Stored data
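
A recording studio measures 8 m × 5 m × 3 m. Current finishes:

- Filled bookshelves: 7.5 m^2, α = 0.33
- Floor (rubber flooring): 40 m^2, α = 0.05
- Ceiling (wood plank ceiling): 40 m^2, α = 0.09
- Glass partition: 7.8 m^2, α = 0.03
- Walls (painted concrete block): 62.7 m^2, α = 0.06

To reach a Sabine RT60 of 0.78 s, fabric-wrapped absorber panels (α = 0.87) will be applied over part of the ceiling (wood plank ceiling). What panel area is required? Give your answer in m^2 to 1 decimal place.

Total absorption A₁ = 7.5×0.33 + 40×0.05 + 40×0.09 + 7.8×0.03 + 62.7×0.06
  = 2.475 + 2.000 + 3.600 + 0.234 + 3.762 = 12.071 m^2 sabins.
Required A₂ = 0.161·120/0.78 = 24.769 sabins.
ΔA needed = 24.769 − 12.071 = 12.698 sabins.
Each m^2 of panel replacing the ceiling (wood plank ceiling) adds (0.87 − 0.09) = 0.78 sabins.
Panel area = 12.698 / 0.78 = 16.3 m^2.

16.3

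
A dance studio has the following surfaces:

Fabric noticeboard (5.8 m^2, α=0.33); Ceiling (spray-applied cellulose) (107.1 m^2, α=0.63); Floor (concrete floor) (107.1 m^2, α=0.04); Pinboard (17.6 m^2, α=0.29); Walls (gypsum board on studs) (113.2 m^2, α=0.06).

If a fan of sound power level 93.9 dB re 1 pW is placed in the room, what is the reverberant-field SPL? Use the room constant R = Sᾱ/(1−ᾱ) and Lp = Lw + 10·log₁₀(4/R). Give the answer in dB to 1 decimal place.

Σ(Sᵢαᵢ) = 5.8·0.33 + 107.1·0.63 + 107.1·0.04 + 17.6·0.29 + 113.2·0.06 = 85.567; total area S = 350.8 m^2.
ᾱ = 0.2439, so room constant R = A/(1−ᾱ) = 113.169 m^2.
Lp = 93.9 + 10·log₁₀(4/113.169) = 93.9 + (-14.52) = 79.4 dB.

79.4 dB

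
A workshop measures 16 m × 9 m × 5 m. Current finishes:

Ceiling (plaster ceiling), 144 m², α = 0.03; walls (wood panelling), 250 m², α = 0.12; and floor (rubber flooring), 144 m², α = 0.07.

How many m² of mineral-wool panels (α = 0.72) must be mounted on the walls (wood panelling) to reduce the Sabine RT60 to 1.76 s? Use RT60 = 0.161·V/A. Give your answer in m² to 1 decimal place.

35.8

Total absorption A₁ = 144·0.03 + 250·0.12 + 144·0.07
  = 4.320 + 30.000 + 10.080 = 44.400 m² sabins.
Required A₂ = 0.161·720/1.76 = 65.864 sabins.
Absorption to add: 65.864 − 44.400 = 21.464 sabins.
Each m² of panel replacing the walls (wood panelling) adds (0.72 − 0.12) = 0.60 sabins.
Area = ΔA/Δα = 21.464/0.60 = 35.8 m².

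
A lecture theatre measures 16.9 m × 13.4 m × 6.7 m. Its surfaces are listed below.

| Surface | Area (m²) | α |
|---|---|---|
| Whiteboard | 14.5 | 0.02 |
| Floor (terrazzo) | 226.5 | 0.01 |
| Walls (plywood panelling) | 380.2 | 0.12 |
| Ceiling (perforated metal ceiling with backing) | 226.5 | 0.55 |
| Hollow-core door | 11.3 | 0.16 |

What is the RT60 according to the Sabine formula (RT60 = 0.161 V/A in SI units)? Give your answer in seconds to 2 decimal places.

1.40 s

Equivalent absorption area: A = 14.5×0.02 + 226.5×0.01 + 380.2×0.12 + 226.5×0.55 + 11.3×0.16 = 174.562 m².
V = 16.9·13.4·6.7 = 1517.282 m³.
Sabine: RT60 = 0.161 × 1517.282 / 174.562 = 1.40 s.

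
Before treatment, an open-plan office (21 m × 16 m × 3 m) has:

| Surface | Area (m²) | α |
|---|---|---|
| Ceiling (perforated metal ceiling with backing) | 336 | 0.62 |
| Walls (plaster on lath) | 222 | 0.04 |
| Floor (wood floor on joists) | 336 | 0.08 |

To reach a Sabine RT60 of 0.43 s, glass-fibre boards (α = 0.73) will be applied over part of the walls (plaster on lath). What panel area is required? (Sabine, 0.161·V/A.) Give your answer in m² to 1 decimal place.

193.2

Equivalent absorption area: A₁ = 336*0.62 + 222*0.04 + 336*0.08 = 244.080 m².
V = 1008 m³. Target absorption A₂ = 0.161 × 1008 / 0.43 = 377.414 sabins.
Absorption to add: 377.414 − 244.080 = 133.334 sabins.
Net gain per m²: Δα = 0.73 − 0.04 = 0.69.
Area = ΔA/Δα = 133.334/0.69 = 193.2 m².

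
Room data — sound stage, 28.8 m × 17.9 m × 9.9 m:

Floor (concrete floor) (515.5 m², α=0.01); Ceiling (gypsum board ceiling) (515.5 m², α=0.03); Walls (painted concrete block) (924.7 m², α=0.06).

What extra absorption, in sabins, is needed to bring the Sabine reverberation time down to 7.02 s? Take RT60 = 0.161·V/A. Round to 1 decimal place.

40.9 sabins

Summing Sᵢαᵢ: 5.155 + 15.465 + 55.482 → A₁ = 76.102 sabins.
V = 5103.648 m³. Required absorption A₂ = 0.161 × 5103.648 / 7.02 = 117.049 sabins.
ΔA = A₂ − A₁ = 117.049 − 76.102 = 40.9 sabins.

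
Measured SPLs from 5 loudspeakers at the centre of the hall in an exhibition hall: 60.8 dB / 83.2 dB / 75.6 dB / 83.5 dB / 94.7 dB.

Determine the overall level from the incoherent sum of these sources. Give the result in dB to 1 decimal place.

95.3 dB

Σ 10^(Lᵢ/10) = 3.422e+09.
Combined level = 10 log₁₀(3.422e+09) = 95.3 dB.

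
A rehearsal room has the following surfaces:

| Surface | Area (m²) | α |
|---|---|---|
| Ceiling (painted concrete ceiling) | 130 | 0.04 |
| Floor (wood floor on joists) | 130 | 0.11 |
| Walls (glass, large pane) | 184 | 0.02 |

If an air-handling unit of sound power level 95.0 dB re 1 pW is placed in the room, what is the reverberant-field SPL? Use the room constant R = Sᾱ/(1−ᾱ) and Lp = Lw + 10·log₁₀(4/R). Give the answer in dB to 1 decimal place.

87.1 dB

A = 23.180 sabins; S = 444.0 m².
ᾱ = 0.0522, so room constant R = A/(1−ᾱ) = 24.457 m².
Lp = Lw + 10 log₁₀(4/R) = 95.0 -7.86 = 87.1 dB.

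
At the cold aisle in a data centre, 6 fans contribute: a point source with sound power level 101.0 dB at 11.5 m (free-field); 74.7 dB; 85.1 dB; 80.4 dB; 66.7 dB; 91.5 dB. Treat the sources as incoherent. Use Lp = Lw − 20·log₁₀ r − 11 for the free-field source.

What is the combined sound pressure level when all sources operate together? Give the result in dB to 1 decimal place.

92.8 dB

Source at 11.5 m: Lp = 101.0 − 20·log₁₀(11.5) − 11 = 68.8 dB.
Sum in the linear (power) domain: Σ 10^(Lᵢ/10) = 10^(68.8/10) + 10^(74.7/10) + 10^(85.1/10) + 10^(80.4/10) + 10^(66.7/10) + 10^(91.5/10) = 1.888e+09.
Combined level = 10 log₁₀(1.888e+09) = 92.8 dB.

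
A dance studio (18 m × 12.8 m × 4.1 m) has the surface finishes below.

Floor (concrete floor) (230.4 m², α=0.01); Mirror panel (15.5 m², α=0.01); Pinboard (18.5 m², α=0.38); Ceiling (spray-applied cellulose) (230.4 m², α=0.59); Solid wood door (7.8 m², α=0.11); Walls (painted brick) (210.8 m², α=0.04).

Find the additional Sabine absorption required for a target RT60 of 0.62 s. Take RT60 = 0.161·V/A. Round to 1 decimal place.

90.6 sabins

Summing Sᵢαᵢ: 2.304 + 0.155 + 7.030 + 135.936 + 0.858 + 8.432 → A₁ = 154.715 sabins.
V = 944.64 m³. Required absorption A₂ = 0.161 × 944.64 / 0.62 = 245.302 sabins.
ΔA = A₂ − A₁ = 245.302 − 154.715 = 90.6 sabins.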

▸ **The task**:
With the line that has "Floor (concrete floor) (515.5" as the first and the line that has "130 | 0.04 |" as the last, repeat exactly that run of lines above and no more.

▸ **Answer to this task**:
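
Floor (concrete floor) (515.5 m², α=0.01); Ceiling (gypsum board ceiling) (515.5 m², α=0.03); Walls (painted concrete block) (924.7 m², α=0.06).

What extra absorption, in sabins, is needed to bring the Sabine reverberation time down to 7.02 s? Take RT60 = 0.161·V/A. Round to 1 decimal place.

40.9 sabins

Summing Sᵢαᵢ: 5.155 + 15.465 + 55.482 → A₁ = 76.102 sabins.
V = 5103.648 m³. Required absorption A₂ = 0.161 × 5103.648 / 7.02 = 117.049 sabins.
ΔA = A₂ − A₁ = 117.049 − 76.102 = 40.9 sabins.

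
Measured SPLs from 5 loudspeakers at the centre of the hall in an exhibition hall: 60.8 dB / 83.2 dB / 75.6 dB / 83.5 dB / 94.7 dB.

Determine the overall level from the incoherent sum of these sources. Give the result in dB to 1 decimal place.

95.3 dB

Σ 10^(Lᵢ/10) = 3.422e+09.
Combined level = 10 log₁₀(3.422e+09) = 95.3 dB.

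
A rehearsal room has the following surfaces:

| Surface | Area (m²) | α |
|---|---|---|
| Ceiling (painted concrete ceiling) | 130 | 0.04 |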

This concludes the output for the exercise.